___ The input

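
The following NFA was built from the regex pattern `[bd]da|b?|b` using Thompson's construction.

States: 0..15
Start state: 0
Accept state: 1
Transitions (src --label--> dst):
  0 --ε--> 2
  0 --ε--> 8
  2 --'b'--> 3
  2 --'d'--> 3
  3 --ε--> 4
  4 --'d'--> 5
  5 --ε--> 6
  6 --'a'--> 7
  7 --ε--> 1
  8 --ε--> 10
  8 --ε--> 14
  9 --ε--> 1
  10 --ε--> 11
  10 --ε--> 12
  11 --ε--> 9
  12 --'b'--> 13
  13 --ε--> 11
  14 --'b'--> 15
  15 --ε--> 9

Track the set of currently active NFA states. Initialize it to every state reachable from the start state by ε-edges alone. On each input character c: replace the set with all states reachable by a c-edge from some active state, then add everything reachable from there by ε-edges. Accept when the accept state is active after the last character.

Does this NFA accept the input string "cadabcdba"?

Answer: REJECT

Derivation:
initial (ε-close {0}): {0,1,2,8,9,10,11,12,14}
'c' @ 1: {}  — dead — no transitions
rest 'adabcdba' ignored (set empty)
after full input: {}  (accept=1 not in)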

______

Task to carry out ->
Every entry needs to be copied again, word for word.

Answer section ->
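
The following NFA was built from the regex pattern `[bd]da|b?|b` using Thompson's construction.

States: 0..15
Start state: 0
Accept state: 1
Transitions (src --label--> dst):
  0 --ε--> 2
  0 --ε--> 8
  2 --'b'--> 3
  2 --'d'--> 3
  3 --ε--> 4
  4 --'d'--> 5
  5 --ε--> 6
  6 --'a'--> 7
  7 --ε--> 1
  8 --ε--> 10
  8 --ε--> 14
  9 --ε--> 1
  10 --ε--> 11
  10 --ε--> 12
  11 --ε--> 9
  12 --'b'--> 13
  13 --ε--> 11
  14 --'b'--> 15
  15 --ε--> 9

Track the set of currently active NFA states. Initialize it to every state reachable from the start state by ε-edges alone. On each input character c: replace the set with all states reachable by a c-edge from some active state, then add everything reachable from there by ε-edges. Accept when the accept state is active after the last character.

Does this NFA accept the input string "cadabcdba"?

Answer: REJECT

Derivation:
initial (ε-close {0}): {0,1,2,8,9,10,11,12,14}
'c' @ 1: {}  — dead — no transitions
rest 'adabcdba' ignored (set empty)
after full input: {}  (accept=1 not in)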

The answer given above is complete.